#### What you will do:
Whatever appears in the entries must be given again exactly.

(The data begins)

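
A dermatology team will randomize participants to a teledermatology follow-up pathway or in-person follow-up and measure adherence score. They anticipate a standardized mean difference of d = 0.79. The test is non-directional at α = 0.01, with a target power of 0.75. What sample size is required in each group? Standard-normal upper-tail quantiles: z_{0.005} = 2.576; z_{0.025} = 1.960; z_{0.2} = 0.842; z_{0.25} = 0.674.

n = 34 per group

For two independent groups with equal n: n = 2·((z_{α/2} + z_β) / d)².
z_{α/2} + z_β = 2.576 + 0.674 = 3.250.
n = 2 × (3.250 / 0.79)² = 2 × 4.114² = 2 × 16.92 = 33.8.
Round up to the next whole participant.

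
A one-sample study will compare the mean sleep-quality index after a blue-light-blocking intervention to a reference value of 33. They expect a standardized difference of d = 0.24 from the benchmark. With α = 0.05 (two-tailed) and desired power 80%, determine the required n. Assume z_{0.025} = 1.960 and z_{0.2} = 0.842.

n = 137

For a one-sample test: n = ((z_{α/2} + z_β) / d)².
z_{α/2} + z_β = 1.960 + 0.842 = 2.802.
n = (2.802 / 0.24)² = 11.675² = 136.31.
Round up.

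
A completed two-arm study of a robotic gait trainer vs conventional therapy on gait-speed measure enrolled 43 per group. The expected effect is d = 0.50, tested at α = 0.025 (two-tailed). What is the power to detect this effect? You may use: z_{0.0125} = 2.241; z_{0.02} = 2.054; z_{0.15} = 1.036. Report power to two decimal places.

power ≈ 0.53

For two equal groups, power = Φ(d·√(n/2) − z_{α/2}).
d·√(n/2) = 0.50 × √(43/2) = 0.50 × 4.637 = 2.318.
z_β = 2.318 − 2.241 = 0.077.
Power = Φ(0.077) = 0.531.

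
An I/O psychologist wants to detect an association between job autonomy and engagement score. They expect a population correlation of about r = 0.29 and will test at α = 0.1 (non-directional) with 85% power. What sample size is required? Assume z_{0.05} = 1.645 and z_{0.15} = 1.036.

Fisher's z: C = ½·ln((1+r)/(1−r)) = ½·ln(1.8169) = 0.2986.
n = ((z_{α/2} + z_β)/C)² + 3.
(1.645 + 1.036) / 0.2986 = 2.681 / 0.2986 = 8.979.
n = 8.979² + 3 = 80.61 + 3 = 83.6.
Round up.

n = 84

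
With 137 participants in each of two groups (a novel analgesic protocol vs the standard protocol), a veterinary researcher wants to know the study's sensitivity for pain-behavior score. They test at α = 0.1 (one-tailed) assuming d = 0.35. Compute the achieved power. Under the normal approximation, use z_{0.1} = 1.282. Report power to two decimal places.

power ≈ 0.95

For two equal groups, power = Φ(d·√(n/2) − z_{α}).
d·√(n/2) = 0.35 × √(137/2) = 0.35 × 8.276 = 2.897.
z_β = 2.897 − 1.282 = 1.615.
Power = Φ(1.615) = 0.947.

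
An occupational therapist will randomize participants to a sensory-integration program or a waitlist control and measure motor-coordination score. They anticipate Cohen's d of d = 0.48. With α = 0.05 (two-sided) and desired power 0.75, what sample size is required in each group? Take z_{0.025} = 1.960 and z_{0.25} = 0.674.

For two independent groups with equal n: n = 2·((z_{α/2} + z_β) / d)².
z_{α/2} + z_β = 1.960 + 0.674 = 2.634.
n = 2 × (2.634 / 0.48)² = 2 × 5.487² = 2 × 30.11 = 60.2.
Round up to the next whole participant.

n = 61 per group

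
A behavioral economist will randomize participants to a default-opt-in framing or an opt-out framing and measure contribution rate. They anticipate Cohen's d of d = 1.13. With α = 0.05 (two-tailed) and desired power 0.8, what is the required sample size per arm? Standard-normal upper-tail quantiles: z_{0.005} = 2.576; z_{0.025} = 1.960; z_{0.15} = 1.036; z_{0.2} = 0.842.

n = 13 per group

For two independent groups with equal n: n = 2·((z_{α/2} + z_β) / d)².
z_{α/2} + z_β = 1.960 + 0.842 = 2.802.
n = 2 × (2.802 / 1.13)² = 2 × 2.480² = 2 × 6.15 = 12.3.
Round up to the next whole participant.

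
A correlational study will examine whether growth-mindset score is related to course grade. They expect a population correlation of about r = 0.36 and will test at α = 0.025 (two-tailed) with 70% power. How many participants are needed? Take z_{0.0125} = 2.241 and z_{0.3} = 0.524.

n = 57

Fisher's z: C = ½·ln((1+r)/(1−r)) = ½·ln(2.1250) = 0.3769.
n = ((z_{α/2} + z_β)/C)² + 3.
(2.241 + 0.524) / 0.3769 = 2.765 / 0.3769 = 7.336.
n = 7.336² + 3 = 53.82 + 3 = 56.8.
Round up.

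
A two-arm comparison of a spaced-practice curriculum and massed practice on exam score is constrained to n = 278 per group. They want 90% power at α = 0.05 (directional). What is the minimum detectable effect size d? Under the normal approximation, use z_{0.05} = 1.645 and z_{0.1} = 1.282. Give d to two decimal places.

For two independent groups of n = 278 each: d_min = (z_{α} + z_β)·√(2/n).
z-sum = 1.645 + 1.282 = 2.927.
d_min = 2.927 × √(2/278) = 2.927 × 0.0848 = 0.248.

d_min ≈ 0.25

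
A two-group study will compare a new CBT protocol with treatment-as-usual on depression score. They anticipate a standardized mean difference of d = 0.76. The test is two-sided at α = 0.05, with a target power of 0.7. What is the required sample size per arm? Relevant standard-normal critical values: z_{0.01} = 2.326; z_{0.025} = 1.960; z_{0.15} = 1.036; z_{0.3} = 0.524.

n = 22 per group

For two independent groups with equal n: n = 2·((z_{α/2} + z_β) / d)².
z_{α/2} + z_β = 1.960 + 0.524 = 2.484.
n = 2 × (2.484 / 0.76)² = 2 × 3.268² = 2 × 10.68 = 21.4.
Round up to the next whole participant.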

(The data ends)

#### Result of the exercise:
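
A dermatology team will randomize participants to a teledermatology follow-up pathway or in-person follow-up and measure adherence score. They anticipate a standardized mean difference of d = 0.79. The test is non-directional at α = 0.01, with a target power of 0.75. What sample size is required in each group? Standard-normal upper-tail quantiles: z_{0.005} = 2.576; z_{0.025} = 1.960; z_{0.2} = 0.842; z_{0.25} = 0.674.

n = 34 per group

For two independent groups with equal n: n = 2·((z_{α/2} + z_β) / d)².
z_{α/2} + z_β = 2.576 + 0.674 = 3.250.
n = 2 × (3.250 / 0.79)² = 2 × 4.114² = 2 × 16.92 = 33.8.
Round up to the next whole participant.

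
A one-sample study will compare the mean sleep-quality index after a blue-light-blocking intervention to a reference value of 33. They expect a standardized difference of d = 0.24 from the benchmark. With α = 0.05 (two-tailed) and desired power 80%, determine the required n. Assume z_{0.025} = 1.960 and z_{0.2} = 0.842.

n = 137

For a one-sample test: n = ((z_{α/2} + z_β) / d)².
z_{α/2} + z_β = 1.960 + 0.842 = 2.802.
n = (2.802 / 0.24)² = 11.675² = 136.31.
Round up.

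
A completed two-arm study of a robotic gait trainer vs conventional therapy on gait-speed measure enrolled 43 per group. The expected effect is d = 0.50, tested at α = 0.025 (two-tailed). What is the power to detect this effect? You may use: z_{0.0125} = 2.241; z_{0.02} = 2.054; z_{0.15} = 1.036. Report power to two decimal places.

power ≈ 0.53

For two equal groups, power = Φ(d·√(n/2) − z_{α/2}).
d·√(n/2) = 0.50 × √(43/2) = 0.50 × 4.637 = 2.318.
z_β = 2.318 − 2.241 = 0.077.
Power = Φ(0.077) = 0.531.

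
An I/O psychologist wants to detect an association between job autonomy and engagement score. They expect a population correlation of about r = 0.29 and will test at α = 0.1 (non-directional) with 85% power. What sample size is required? Assume z_{0.05} = 1.645 and z_{0.15} = 1.036.

Fisher's z: C = ½·ln((1+r)/(1−r)) = ½·ln(1.8169) = 0.2986.
n = ((z_{α/2} + z_β)/C)² + 3.
(1.645 + 1.036) / 0.2986 = 2.681 / 0.2986 = 8.979.
n = 8.979² + 3 = 80.61 + 3 = 83.6.
Round up.

n = 84

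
With 137 participants in each of two groups (a novel analgesic protocol vs the standard protocol), a veterinary researcher wants to know the study's sensitivity for pain-behavior score. They test at α = 0.1 (one-tailed) assuming d = 0.35. Compute the achieved power. Under the normal approximation, use z_{0.1} = 1.282. Report power to two decimal places.

power ≈ 0.95

For two equal groups, power = Φ(d·√(n/2) − z_{α}).
d·√(n/2) = 0.35 × √(137/2) = 0.35 × 8.276 = 2.897.
z_β = 2.897 − 1.282 = 1.615.
Power = Φ(1.615) = 0.947.

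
An occupational therapist will randomize participants to a sensory-integration program or a waitlist control and measure motor-coordination score. They anticipate Cohen's d of d = 0.48. With α = 0.05 (two-sided) and desired power 0.75, what sample size is required in each group? Take z_{0.025} = 1.960 and z_{0.25} = 0.674.

For two independent groups with equal n: n = 2·((z_{α/2} + z_β) / d)².
z_{α/2} + z_β = 1.960 + 0.674 = 2.634.
n = 2 × (2.634 / 0.48)² = 2 × 5.487² = 2 × 30.11 = 60.2.
Round up to the next whole participant.

n = 61 per group

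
A behavioral economist will randomize participants to a default-opt-in framing or an opt-out framing and measure contribution rate. They anticipate Cohen's d of d = 1.13. With α = 0.05 (two-tailed) and desired power 0.8, what is the required sample size per arm? Standard-normal upper-tail quantiles: z_{0.005} = 2.576; z_{0.025} = 1.960; z_{0.15} = 1.036; z_{0.2} = 0.842.

n = 13 per group

For two independent groups with equal n: n = 2·((z_{α/2} + z_β) / d)².
z_{α/2} + z_β = 1.960 + 0.842 = 2.802.
n = 2 × (2.802 / 1.13)² = 2 × 2.480² = 2 × 6.15 = 12.3.
Round up to the next whole participant.

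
A correlational study will examine whether growth-mindset score is related to course grade. They expect a population correlation of about r = 0.36 and will test at α = 0.025 (two-tailed) with 70% power. How many participants are needed? Take z_{0.0125} = 2.241 and z_{0.3} = 0.524.

n = 57

Fisher's z: C = ½·ln((1+r)/(1−r)) = ½·ln(2.1250) = 0.3769.
n = ((z_{α/2} + z_β)/C)² + 3.
(2.241 + 0.524) / 0.3769 = 2.765 / 0.3769 = 7.336.
n = 7.336² + 3 = 53.82 + 3 = 56.8.
Round up.

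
A two-arm comparison of a spaced-practice curriculum and massed practice on exam score is constrained to n = 278 per group. They want 90% power at α = 0.05 (directional). What is the minimum detectable effect size d? Under the normal approximation, use z_{0.05} = 1.645 and z_{0.1} = 1.282. Give d to two decimal places.

For two independent groups of n = 278 each: d_min = (z_{α} + z_β)·√(2/n).
z-sum = 1.645 + 1.282 = 2.927.
d_min = 2.927 × √(2/278) = 2.927 × 0.0848 = 0.248.

d_min ≈ 0.25

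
A two-group study will compare a new CBT protocol with treatment-as-usual on depression score. They anticipate a standardized mean difference of d = 0.76. The test is two-sided at α = 0.05, with a target power of 0.7. What is the required sample size per arm? Relevant standard-normal critical values: z_{0.01} = 2.326; z_{0.025} = 1.960; z_{0.15} = 1.036; z_{0.3} = 0.524.

n = 22 per group

For two independent groups with equal n: n = 2·((z_{α/2} + z_β) / d)².
z_{α/2} + z_β = 1.960 + 0.524 = 2.484.
n = 2 × (2.484 / 0.76)² = 2 × 3.268² = 2 × 10.68 = 21.4.
Round up to the next whole participant.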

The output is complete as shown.